* ASSIGNED TASK
Please copy out each line of the entries in which "profiles" appears.
----
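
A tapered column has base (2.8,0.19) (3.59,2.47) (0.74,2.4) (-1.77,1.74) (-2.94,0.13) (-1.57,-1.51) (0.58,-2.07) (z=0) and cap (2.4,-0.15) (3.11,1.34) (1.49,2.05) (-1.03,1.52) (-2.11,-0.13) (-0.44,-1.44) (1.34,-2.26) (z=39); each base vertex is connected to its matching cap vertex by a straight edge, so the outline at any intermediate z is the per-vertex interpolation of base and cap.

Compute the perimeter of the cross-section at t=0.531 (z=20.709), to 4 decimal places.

Cross-section at t=0.531: each vertex is (1-t)·p0[i] + t·p1[i].
  v1: (1-0.531)·(2.8,0.19) + 0.531·(2.4,-0.15) = (2.5876,0.0095)
  v2: (1-0.531)·(3.59,2.47) + 0.531·(3.11,1.34) = (3.3351,1.8700)
  v3: (1-0.531)·(0.74,2.4) + 0.531·(1.49,2.05) = (1.1382,2.2142)
  v4: (1-0.531)·(-1.77,1.74) + 0.531·(-1.03,1.52) = (-1.3771,1.6232)
  v5: (1-0.531)·(-2.94,0.13) + 0.531·(-2.11,-0.13) = (-2.4993,-0.0081)
  v6: (1-0.531)·(-1.57,-1.51) + 0.531·(-0.44,-1.44) = (-0.9700,-1.4728)
  v7: (1-0.531)·(0.58,-2.07) + 0.531·(1.34,-2.26) = (0.9836,-2.1709)
Perimeter = Σ |v_{i+1} − v_i|:
  edge 1→2: √(0.7475² + 1.8605²) = 2.0051 (running 2.0051)
  edge 2→3: √(-2.1969² + 0.3442²) = 2.2237 (running 4.2287)
  edge 3→4: √(-2.5153² + -0.5910²) = 2.5838 (running 6.8125)
  edge 4→5: √(-1.1222² + -1.6312²) = 1.9800 (running 8.7925)
  edge 5→6: √(1.5293² + -1.4648²) = 2.1176 (running 10.9101)
  edge 6→7: √(1.9535² + -0.6981²) = 2.0745 (running 12.9846)
  edge 7→1: √(1.6040² + 2.1803²) = 2.7068 (running 15.6915)
Perimeter = 15.6915

Perimeter at t=0.531: 15.6915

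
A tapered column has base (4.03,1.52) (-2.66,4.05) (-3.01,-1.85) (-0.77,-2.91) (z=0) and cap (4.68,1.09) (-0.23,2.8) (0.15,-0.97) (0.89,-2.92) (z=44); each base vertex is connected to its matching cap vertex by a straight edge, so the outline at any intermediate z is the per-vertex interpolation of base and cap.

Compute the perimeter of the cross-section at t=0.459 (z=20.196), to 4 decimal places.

Cross-section at t=0.459: each vertex is (1-t)·p0[i] + t·p1[i].
  v1: (1-0.459)·(4.03,1.52) + 0.459·(4.68,1.09) = (4.3284,1.3226)
  v2: (1-0.459)·(-2.66,4.05) + 0.459·(-0.23,2.8) = (-1.5446,3.4762)
  v3: (1-0.459)·(-3.01,-1.85) + 0.459·(0.15,-0.97) = (-1.5596,-1.4461)
  v4: (1-0.459)·(-0.77,-2.91) + 0.459·(0.89,-2.92) = (-0.0081,-2.9146)
Perimeter = Σ |v_{i+1} − v_i|:
  edge 1→2: √(-5.8730² + 2.1536²) = 6.2554 (running 6.2554)
  edge 2→3: √(-0.0149² + -4.9223²) = 4.9224 (running 11.1777)
  edge 3→4: √(1.5515² + -1.4685²) = 2.1363 (running 13.3140)
  edge 4→1: √(4.3364² + 4.2372²) = 6.0629 (running 19.3769)
Perimeter = 19.3769

Perimeter at t=0.459: 19.3769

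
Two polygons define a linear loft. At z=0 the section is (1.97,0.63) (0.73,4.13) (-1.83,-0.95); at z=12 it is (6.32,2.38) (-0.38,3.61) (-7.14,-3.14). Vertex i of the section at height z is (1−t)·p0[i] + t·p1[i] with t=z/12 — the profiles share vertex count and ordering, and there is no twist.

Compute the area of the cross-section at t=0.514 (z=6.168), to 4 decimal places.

Area at t=0.514: 17.5196

Cross-section at t=0.514: each vertex is (1-t)·p0[i] + t·p1[i].
  v1: (1-0.514)·(1.97,0.63) + 0.514·(6.32,2.38) = (4.2059,1.5295)
  v2: (1-0.514)·(0.73,4.13) + 0.514·(-0.38,3.61) = (0.1595,3.8627)
  v3: (1-0.514)·(-1.83,-0.95) + 0.514·(-7.14,-3.14) = (-4.5593,-2.0757)
Shoelace sum Σ(x_i·y_{i+1} − x_{i+1}·y_i):
  i=1: 4.2059·3.8627 − 0.1595·1.5295 = +16.0023 (running +16.0023)
  i=2: 0.1595·-2.0757 − -4.5593·3.8627 = +17.2805 (running +33.2828)
  i=3: -4.5593·1.5295 − 4.2059·-2.0757 = +1.7565 (running +35.0393)
Area = |Σ|/2 = |35.0393|/2 = 17.5196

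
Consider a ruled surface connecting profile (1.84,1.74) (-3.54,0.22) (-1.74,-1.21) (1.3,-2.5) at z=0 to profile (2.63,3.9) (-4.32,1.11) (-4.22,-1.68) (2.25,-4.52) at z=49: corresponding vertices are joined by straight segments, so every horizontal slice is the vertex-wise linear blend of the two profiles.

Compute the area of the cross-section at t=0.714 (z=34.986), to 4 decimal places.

Cross-section at t=0.714: each vertex is (1-t)·p0[i] + t·p1[i].
  v1: (1-0.714)·(1.84,1.74) + 0.714·(2.63,3.9) = (2.4041,3.2822)
  v2: (1-0.714)·(-3.54,0.22) + 0.714·(-4.32,1.11) = (-4.0969,0.8555)
  v3: (1-0.714)·(-1.74,-1.21) + 0.714·(-4.22,-1.68) = (-3.5107,-1.5456)
  v4: (1-0.714)·(1.3,-2.5) + 0.714·(2.25,-4.52) = (1.9783,-3.9423)
Shoelace sum Σ(x_i·y_{i+1} − x_{i+1}·y_i):
  i=1: 2.4041·0.8555 − -4.0969·3.2822 = +15.5037 (running +15.5037)
  i=2: -4.0969·-1.5456 − -3.5107·0.8555 = +9.3354 (running +24.8391)
  i=3: -3.5107·-3.9423 − 1.9783·-1.5456 = +16.8979 (running +41.7369)
  i=4: 1.9783·3.2822 − 2.4041·-3.9423 = +15.9707 (running +57.7076)
Area = |Σ|/2 = |57.7076|/2 = 28.8538

Area at t=0.714: 28.8538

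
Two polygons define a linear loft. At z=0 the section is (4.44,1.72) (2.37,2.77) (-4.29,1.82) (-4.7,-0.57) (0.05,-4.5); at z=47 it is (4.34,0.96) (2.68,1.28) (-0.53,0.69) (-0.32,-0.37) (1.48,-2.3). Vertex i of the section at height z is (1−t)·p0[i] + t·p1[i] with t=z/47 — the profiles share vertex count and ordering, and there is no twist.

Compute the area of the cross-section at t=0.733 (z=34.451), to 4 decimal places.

Area at t=0.733: 15.1166

Cross-section at t=0.733: each vertex is (1-t)·p0[i] + t·p1[i].
  v1: (1-0.733)·(4.44,1.72) + 0.733·(4.34,0.96) = (4.3667,1.1629)
  v2: (1-0.733)·(2.37,2.77) + 0.733·(2.68,1.28) = (2.5972,1.6778)
  v3: (1-0.733)·(-4.29,1.82) + 0.733·(-0.53,0.69) = (-1.5339,0.9917)
  v4: (1-0.733)·(-4.7,-0.57) + 0.733·(-0.32,-0.37) = (-1.4895,-0.4234)
  v5: (1-0.733)·(0.05,-4.5) + 0.733·(1.48,-2.3) = (1.0982,-2.8874)
Shoelace sum Σ(x_i·y_{i+1} − x_{i+1}·y_i):
  i=1: 4.3667·1.6778 − 2.5972·1.1629 = +4.3062 (running +4.3062)
  i=2: 2.5972·0.9917 − -1.5339·1.6778 = +5.1494 (running +9.4556)
  i=3: -1.5339·-0.4234 − -1.4895·0.9917 = +2.1266 (running +11.5821)
  i=4: -1.4895·-2.8874 − 1.0982·-0.4234 = +4.7656 (running +16.3478)
  i=5: 1.0982·1.1629 − 4.3667·-2.8874 = +13.8855 (running +30.2333)
Area = |Σ|/2 = |30.2333|/2 = 15.1166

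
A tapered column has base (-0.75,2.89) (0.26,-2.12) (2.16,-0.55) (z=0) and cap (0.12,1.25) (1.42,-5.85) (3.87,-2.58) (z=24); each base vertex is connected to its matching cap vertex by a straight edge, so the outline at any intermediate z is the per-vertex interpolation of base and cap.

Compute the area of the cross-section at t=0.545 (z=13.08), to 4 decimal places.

Area at t=0.545: 8.2212

Cross-section at t=0.545: each vertex is (1-t)·p0[i] + t·p1[i].
  v1: (1-0.545)·(-0.75,2.89) + 0.545·(0.12,1.25) = (-0.2758,1.9962)
  v2: (1-0.545)·(0.26,-2.12) + 0.545·(1.42,-5.85) = (0.8922,-4.1528)
  v3: (1-0.545)·(2.16,-0.55) + 0.545·(3.87,-2.58) = (3.0920,-1.6564)
Shoelace sum Σ(x_i·y_{i+1} − x_{i+1}·y_i):
  i=1: -0.2758·-4.1528 − 0.8922·1.9962 = -0.6354 (running -0.6354)
  i=2: 0.8922·-1.6564 − 3.0920·-4.1528 = +11.3626 (running +10.7272)
  i=3: 3.0920·1.9962 − -0.2758·-1.6564 = +5.7152 (running +16.4424)
Area = |Σ|/2 = |16.4424|/2 = 8.2212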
----
* RESPONSE TO THE EXERCISE
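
Two polygons define a linear loft. At z=0 the section is (1.97,0.63) (0.73,4.13) (-1.83,-0.95); at z=12 it is (6.32,2.38) (-0.38,3.61) (-7.14,-3.14). Vertex i of the section at height z is (1−t)·p0[i] + t·p1[i] with t=z/12 — the profiles share vertex count and ordering, and there is no twist.
Consider a ruled surface connecting profile (1.84,1.74) (-3.54,0.22) (-1.74,-1.21) (1.3,-2.5) at z=0 to profile (2.63,3.9) (-4.32,1.11) (-4.22,-1.68) (2.25,-4.52) at z=49: corresponding vertices are joined by straight segments, so every horizontal slice is the vertex-wise linear blend of the two profiles.
Two polygons define a linear loft. At z=0 the section is (4.44,1.72) (2.37,2.77) (-4.29,1.82) (-4.7,-0.57) (0.05,-4.5); at z=47 it is (4.34,0.96) (2.68,1.28) (-0.53,0.69) (-0.32,-0.37) (1.48,-2.3). Vertex i of the section at height z is (1−t)·p0[i] + t·p1[i] with t=z/47 — the profiles share vertex count and ordering, and there is no twist.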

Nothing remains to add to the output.